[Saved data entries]
##########

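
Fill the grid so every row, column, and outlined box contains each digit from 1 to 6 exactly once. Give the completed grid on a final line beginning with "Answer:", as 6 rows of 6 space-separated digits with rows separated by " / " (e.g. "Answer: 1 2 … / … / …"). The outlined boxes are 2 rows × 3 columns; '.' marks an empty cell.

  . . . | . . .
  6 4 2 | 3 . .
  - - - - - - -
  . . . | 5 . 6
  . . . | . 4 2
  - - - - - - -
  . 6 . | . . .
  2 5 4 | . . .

Step 1. [r4c4∈{1}] nothing but 1 survives at r4c4 ⇒ r4c4=1.
Step 2. [r4c2∈{3}] nothing but 3 survives at r4c2, so r4c2=3.
Step 3. [r1c2∈{1}] nothing but 1 survives at r1c2, so r1c2=1.
Step 4. [r3c3∈{1}] r3c3's peers cover all but 1 ⇒ r3c3=1.
Step 5. [r5c3∈{3}] nothing but 3 survives at r5c3, so r5c3=3.
Step 6. [r1c3∈{5}] r1c3 is down to just 5. So r1c3=5.
Step 7. [r1c6∈{4}] r1c6 is down to just 4. So r1c6=4.
Step 8. [r6c6∈{1,3}] across col 6, 3 lands solely at r6c6, so r6c6=3.
Step 9. [r6c5∈{1,6}] across row 6, 1 lands solely at r6c5 ⇒ r6c5=1.
Step 10. [r5c6∈{5}] only 5 remains possible at r5c6 ⇒ r5c6=5.
Step 11. [r1c5∈{2,6}] across col 5, 6 lands solely at r1c5. So r1c5=6.
Step 12. [r5c5∈{2}] r5c5 has the single candidate 2. So r5c5=2.
Step 13. [r2c6∈{1}] only 1 remains possible at r2c6 ⇒ r2c6=1.
Step 14. [r4c3∈{6}] r4c3 is down to just 6, so r4c3=6.
Step 15. [r5c4∈{4}] r5c4 has the single candidate 4 ⇒ r5c4=4.
Step 16. [r6c4∈{6}] r6c4's peers cover all but 6, so r6c4=6.
Step 17. [r3c2∈{2}] r3c2 has the single candidate 2. So r3c2=2.
Step 18. [r5c1∈{1}] r5c1 has the single candidate 1. So r5c1=1.
Step 19. [r3c5∈{3}] r3c5 is down to just 3. So r3c5=3.
Step 20. [r4c1∈{5}] only 5 remains possible at r4c1, so r4c1=5.
Step 21. [r1c4∈{2}] r1c4 has the single candidate 2. So r1c4=2.
Step 22. [r1c1∈{3}] nothing but 3 survives at r1c1, so r1c1=3.
Step 23. [r2c5∈{5}] nothing but 5 survives at r2c5 ⇒ r2c5=5.
Step 24. [r3c1∈{4}] only 4 remains possible at r3c1, so r3c1=4.

Answer: 3 1 5 2 6 4 / 6 4 2 3 5 1 / 4 2 1 5 3 6 / 5 3 6 1 4 2 / 1 6 3 4 2 5 / 2 5 4 6 1 3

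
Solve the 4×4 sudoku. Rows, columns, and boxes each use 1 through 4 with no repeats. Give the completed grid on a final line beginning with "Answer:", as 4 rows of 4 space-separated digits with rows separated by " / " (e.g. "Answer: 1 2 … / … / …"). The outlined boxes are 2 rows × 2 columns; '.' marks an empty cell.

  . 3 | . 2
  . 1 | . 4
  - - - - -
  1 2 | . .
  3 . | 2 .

Step 1. [r3c4∈{3}] nothing but 3 survives at r3c4. So r3c4=3.
Step 2. [r2c1∈{2}] nothing but 2 survives at r2c1 ⇒ r2c1=2.
Step 3. [r4c4∈{1}] r4c4's peers cover all but 1, so r4c4=1.
Step 4. [r3c3∈{4}] only 4 remains possible at r3c3 ⇒ r3c3=4.
Step 5. [r1c3∈{1}] nothing but 1 survives at r1c3, so r1c3=1.
Step 6. [r4c2∈{4}] nothing but 4 survives at r4c2. So r4c2=4.
Step 7. [r1c1∈{4}] r1c1 has the single candidate 4, so r1c1=4.
Step 8. [r2c3∈{3}] r2c3's peers cover all but 3, so r2c3=3.

Answer: 4 3 1 2 / 2 1 3 4 / 1 2 4 3 / 3 4 2 1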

##########

**Aim of the exercise**
Put down each entry again, unchanged and complete.

**Written answer**
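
Fill the grid so every row, column, and outlined box contains each digit from 1 to 6 exactly once. Give the completed grid on a final line beginning with "Answer:", as 6 rows of 6 space-separated digits with rows separated by " / " (e.g. "Answer: 1 2 … / … / …"). The outlined boxes are 2 rows × 3 columns; '.' marks an empty cell.

  . . . | . . .
  6 4 2 | 3 . .
  - - - - - - -
  . . . | 5 . 6
  . . . | . 4 2
  - - - - - - -
  . 6 . | . . .
  2 5 4 | . . .

Step 1. [r4c4∈{1}] nothing but 1 survives at r4c4 ⇒ r4c4=1.
Step 2. [r4c2∈{3}] nothing but 3 survives at r4c2, so r4c2=3.
Step 3. [r1c2∈{1}] nothing but 1 survives at r1c2, so r1c2=1.
Step 4. [r3c3∈{1}] r3c3's peers cover all but 1 ⇒ r3c3=1.
Step 5. [r5c3∈{3}] nothing but 3 survives at r5c3, so r5c3=3.
Step 6. [r1c3∈{5}] r1c3 is down to just 5. So r1c3=5.
Step 7. [r1c6∈{4}] r1c6 is down to just 4. So r1c6=4.
Step 8. [r6c6∈{1,3}] across col 6, 3 lands solely at r6c6, so r6c6=3.
Step 9. [r6c5∈{1,6}] across row 6, 1 lands solely at r6c5 ⇒ r6c5=1.
Step 10. [r5c6∈{5}] only 5 remains possible at r5c6 ⇒ r5c6=5.
Step 11. [r1c5∈{2,6}] across col 5, 6 lands solely at r1c5. So r1c5=6.
Step 12. [r5c5∈{2}] r5c5 has the single candidate 2. So r5c5=2.
Step 13. [r2c6∈{1}] only 1 remains possible at r2c6 ⇒ r2c6=1.
Step 14. [r4c3∈{6}] r4c3 is down to just 6, so r4c3=6.
Step 15. [r5c4∈{4}] r5c4 has the single candidate 4 ⇒ r5c4=4.
Step 16. [r6c4∈{6}] r6c4's peers cover all but 6, so r6c4=6.
Step 17. [r3c2∈{2}] r3c2 has the single candidate 2. So r3c2=2.
Step 18. [r5c1∈{1}] r5c1 has the single candidate 1. So r5c1=1.
Step 19. [r3c5∈{3}] r3c5 is down to just 3. So r3c5=3.
Step 20. [r4c1∈{5}] only 5 remains possible at r4c1, so r4c1=5.
Step 21. [r1c4∈{2}] r1c4 has the single candidate 2. So r1c4=2.
Step 22. [r1c1∈{3}] nothing but 3 survives at r1c1, so r1c1=3.
Step 23. [r2c5∈{5}] nothing but 5 survives at r2c5 ⇒ r2c5=5.
Step 24. [r3c1∈{4}] only 4 remains possible at r3c1, so r3c1=4.

Answer: 3 1 5 2 6 4 / 6 4 2 3 5 1 / 4 2 1 5 3 6 / 5 3 6 1 4 2 / 1 6 3 4 2 5 / 2 5 4 6 1 3

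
Solve the 4×4 sudoku. Rows, columns, and boxes each use 1 through 4 with no repeats. Give the completed grid on a final line beginning with "Answer:", as 4 rows of 4 space-separated digits with rows separated by " / " (e.g. "Answer: 1 2 … / … / …"). The outlined boxes are 2 rows × 2 columns; '.' marks an empty cell.

  . 3 | . 2
  . 1 | . 4
  - - - - -
  1 2 | . .
  3 . | 2 .

Step 1. [r3c4∈{3}] nothing but 3 survives at r3c4. So r3c4=3.
Step 2. [r2c1∈{2}] nothing but 2 survives at r2c1 ⇒ r2c1=2.
Step 3. [r4c4∈{1}] r4c4's peers cover all but 1, so r4c4=1.
Step 4. [r3c3∈{4}] only 4 remains possible at r3c3 ⇒ r3c3=4.
Step 5. [r1c3∈{1}] nothing but 1 survives at r1c3, so r1c3=1.
Step 6. [r4c2∈{4}] nothing but 4 survives at r4c2. So r4c2=4.
Step 7. [r1c1∈{4}] r1c1 has the single candidate 4, so r1c1=4.
Step 8. [r2c3∈{3}] r2c3's peers cover all but 3, so r2c3=3.

Answer: 4 3 1 2 / 2 1 3 4 / 1 2 4 3 / 3 4 2 1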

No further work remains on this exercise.